(Beginning of The records)

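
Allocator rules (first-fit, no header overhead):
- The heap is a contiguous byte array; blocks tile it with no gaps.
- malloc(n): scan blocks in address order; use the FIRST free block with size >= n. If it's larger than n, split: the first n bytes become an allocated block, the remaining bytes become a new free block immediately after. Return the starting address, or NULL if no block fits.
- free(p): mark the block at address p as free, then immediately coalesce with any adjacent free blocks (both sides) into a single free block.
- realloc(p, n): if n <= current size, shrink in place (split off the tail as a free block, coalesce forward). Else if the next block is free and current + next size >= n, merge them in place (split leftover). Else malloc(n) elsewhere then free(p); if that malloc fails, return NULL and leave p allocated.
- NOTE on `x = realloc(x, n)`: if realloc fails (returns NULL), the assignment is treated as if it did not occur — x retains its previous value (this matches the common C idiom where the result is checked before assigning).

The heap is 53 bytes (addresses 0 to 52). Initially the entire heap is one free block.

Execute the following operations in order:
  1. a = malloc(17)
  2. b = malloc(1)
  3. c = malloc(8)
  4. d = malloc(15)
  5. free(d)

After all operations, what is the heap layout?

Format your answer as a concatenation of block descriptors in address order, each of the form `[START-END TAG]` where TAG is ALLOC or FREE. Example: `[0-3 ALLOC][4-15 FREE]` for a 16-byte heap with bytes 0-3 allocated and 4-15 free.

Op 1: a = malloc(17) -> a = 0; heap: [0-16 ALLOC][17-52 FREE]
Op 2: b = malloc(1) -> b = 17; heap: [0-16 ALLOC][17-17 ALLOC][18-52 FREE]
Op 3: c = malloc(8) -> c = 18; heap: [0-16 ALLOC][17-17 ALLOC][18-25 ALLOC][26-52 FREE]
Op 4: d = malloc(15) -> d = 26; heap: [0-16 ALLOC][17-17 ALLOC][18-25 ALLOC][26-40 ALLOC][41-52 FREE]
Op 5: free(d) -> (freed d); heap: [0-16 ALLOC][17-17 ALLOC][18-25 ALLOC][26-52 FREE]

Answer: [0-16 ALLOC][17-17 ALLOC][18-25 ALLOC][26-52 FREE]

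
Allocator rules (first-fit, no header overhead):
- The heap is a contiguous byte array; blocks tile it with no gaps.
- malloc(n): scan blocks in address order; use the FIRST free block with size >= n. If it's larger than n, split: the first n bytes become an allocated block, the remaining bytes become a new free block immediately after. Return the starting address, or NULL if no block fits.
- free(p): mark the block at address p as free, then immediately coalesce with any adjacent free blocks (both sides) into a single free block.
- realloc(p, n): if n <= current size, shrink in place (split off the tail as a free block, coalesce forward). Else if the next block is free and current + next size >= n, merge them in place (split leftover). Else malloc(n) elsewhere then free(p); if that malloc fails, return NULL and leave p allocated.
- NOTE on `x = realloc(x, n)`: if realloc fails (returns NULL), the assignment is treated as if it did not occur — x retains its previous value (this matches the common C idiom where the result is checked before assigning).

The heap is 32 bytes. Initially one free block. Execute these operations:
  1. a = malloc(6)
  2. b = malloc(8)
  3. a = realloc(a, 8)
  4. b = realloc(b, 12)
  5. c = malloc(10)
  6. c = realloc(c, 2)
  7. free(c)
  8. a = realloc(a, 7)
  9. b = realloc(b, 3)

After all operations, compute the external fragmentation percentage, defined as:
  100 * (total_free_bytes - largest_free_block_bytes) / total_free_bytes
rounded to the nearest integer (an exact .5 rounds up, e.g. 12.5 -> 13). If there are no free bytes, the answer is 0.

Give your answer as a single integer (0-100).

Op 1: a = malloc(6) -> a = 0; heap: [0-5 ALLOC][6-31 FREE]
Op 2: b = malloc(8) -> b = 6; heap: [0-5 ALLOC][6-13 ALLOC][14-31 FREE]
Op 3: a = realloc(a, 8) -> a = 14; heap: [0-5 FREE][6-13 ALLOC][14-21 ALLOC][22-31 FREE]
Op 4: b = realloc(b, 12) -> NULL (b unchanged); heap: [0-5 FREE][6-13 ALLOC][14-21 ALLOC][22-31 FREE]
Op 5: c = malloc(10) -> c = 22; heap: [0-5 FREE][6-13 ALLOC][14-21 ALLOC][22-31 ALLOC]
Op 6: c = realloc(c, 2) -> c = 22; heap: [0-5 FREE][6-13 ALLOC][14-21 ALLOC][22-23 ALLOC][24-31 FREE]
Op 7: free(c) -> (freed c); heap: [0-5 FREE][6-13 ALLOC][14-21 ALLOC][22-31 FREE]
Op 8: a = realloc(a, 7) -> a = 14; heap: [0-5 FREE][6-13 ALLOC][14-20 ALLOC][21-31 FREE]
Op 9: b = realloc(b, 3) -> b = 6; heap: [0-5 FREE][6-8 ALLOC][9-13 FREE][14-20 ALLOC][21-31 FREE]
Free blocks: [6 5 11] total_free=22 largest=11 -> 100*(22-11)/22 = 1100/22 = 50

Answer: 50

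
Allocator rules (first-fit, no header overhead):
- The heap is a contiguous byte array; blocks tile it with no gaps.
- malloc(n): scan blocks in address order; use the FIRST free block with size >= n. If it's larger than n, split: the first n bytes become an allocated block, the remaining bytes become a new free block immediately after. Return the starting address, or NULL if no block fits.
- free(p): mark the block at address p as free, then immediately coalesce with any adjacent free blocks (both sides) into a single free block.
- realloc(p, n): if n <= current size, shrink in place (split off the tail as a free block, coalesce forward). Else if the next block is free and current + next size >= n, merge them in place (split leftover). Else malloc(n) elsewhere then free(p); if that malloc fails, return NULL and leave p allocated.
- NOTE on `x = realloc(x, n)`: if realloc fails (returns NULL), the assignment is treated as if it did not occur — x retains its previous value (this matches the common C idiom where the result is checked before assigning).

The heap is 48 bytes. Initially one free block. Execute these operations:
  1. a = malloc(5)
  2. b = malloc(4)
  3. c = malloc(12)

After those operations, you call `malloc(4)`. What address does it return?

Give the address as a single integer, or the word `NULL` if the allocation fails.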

(End of The records)
(Beginning of The records)

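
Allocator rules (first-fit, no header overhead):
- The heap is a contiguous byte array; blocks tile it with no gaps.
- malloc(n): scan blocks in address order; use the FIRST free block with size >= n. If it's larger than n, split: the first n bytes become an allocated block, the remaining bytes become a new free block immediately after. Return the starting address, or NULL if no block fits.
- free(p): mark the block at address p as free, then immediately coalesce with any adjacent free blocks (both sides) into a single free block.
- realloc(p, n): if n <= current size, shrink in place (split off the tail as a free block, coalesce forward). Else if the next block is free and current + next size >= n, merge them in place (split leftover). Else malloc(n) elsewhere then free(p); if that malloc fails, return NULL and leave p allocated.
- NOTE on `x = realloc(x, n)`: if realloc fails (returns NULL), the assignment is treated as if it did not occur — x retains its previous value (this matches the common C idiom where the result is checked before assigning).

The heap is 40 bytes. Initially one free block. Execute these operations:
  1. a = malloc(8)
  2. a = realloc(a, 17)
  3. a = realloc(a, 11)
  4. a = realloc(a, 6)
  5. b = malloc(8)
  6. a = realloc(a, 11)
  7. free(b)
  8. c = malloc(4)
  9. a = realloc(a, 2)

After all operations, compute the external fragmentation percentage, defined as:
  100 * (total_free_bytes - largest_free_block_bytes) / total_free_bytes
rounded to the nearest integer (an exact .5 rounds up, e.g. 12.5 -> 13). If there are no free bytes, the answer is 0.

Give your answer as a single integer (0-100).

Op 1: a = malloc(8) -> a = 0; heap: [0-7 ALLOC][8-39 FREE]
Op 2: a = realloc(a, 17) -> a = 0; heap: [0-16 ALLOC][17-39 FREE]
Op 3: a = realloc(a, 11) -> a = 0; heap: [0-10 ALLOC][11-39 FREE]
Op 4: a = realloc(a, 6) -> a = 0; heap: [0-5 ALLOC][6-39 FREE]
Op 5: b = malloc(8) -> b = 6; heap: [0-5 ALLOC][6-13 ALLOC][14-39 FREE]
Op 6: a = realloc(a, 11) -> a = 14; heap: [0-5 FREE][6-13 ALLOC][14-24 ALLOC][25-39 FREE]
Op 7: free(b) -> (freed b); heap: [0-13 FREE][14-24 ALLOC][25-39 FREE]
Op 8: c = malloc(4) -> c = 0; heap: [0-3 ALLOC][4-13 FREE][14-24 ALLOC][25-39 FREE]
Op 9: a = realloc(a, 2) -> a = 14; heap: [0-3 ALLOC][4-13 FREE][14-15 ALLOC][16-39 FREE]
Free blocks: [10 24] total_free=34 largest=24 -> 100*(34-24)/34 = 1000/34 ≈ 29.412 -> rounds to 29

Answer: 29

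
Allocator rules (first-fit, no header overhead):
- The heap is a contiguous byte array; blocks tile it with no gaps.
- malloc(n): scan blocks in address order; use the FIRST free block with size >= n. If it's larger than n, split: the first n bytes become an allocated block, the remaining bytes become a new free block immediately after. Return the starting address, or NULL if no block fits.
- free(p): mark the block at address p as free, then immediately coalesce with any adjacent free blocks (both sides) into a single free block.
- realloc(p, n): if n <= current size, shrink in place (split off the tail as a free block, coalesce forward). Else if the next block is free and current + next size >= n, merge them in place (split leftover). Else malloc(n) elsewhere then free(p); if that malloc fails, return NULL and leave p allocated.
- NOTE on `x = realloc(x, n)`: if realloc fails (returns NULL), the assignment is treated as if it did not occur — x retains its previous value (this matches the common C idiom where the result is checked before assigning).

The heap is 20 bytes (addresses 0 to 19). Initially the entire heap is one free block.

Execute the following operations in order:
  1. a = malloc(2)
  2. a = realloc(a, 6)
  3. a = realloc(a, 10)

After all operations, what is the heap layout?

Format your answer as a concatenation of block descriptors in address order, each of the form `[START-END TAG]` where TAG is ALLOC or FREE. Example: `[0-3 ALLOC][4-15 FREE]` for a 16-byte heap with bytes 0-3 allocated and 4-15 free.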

(End of The records)
(Beginning of The records)

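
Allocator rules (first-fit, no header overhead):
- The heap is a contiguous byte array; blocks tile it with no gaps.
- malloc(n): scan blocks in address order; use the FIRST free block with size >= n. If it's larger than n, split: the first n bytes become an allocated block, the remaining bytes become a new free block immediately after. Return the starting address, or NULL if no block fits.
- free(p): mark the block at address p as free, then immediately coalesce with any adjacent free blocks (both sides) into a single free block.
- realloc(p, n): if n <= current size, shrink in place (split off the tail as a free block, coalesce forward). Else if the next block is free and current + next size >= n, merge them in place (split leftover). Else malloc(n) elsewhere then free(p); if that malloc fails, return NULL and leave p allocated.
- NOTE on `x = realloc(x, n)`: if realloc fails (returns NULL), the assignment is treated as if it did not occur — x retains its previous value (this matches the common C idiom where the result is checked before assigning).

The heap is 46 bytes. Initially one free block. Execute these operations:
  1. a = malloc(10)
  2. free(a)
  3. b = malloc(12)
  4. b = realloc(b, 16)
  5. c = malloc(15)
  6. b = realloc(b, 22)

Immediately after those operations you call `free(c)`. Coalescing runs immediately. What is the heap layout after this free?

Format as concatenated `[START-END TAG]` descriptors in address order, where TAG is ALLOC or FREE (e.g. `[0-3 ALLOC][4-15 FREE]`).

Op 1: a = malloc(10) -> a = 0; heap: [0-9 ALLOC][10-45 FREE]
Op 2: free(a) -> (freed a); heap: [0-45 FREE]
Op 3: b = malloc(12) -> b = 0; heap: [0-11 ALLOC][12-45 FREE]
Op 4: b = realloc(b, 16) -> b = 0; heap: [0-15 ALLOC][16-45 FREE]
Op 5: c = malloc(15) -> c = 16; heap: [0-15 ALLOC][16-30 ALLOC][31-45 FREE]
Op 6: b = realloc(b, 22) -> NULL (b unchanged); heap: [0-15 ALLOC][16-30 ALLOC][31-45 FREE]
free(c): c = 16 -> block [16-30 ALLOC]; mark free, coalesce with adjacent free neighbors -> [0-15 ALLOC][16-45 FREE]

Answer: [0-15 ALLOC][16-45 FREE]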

(End of The records)

* What to do:
Above are the records; copy each line from them that includes the string "addresses".

* Answer section:
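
The heap is 53 bytes (addresses 0 to 52). Initially the entire heap is one free block.
The heap is 20 bytes (addresses 0 to 19). Initially the entire heap is one free block.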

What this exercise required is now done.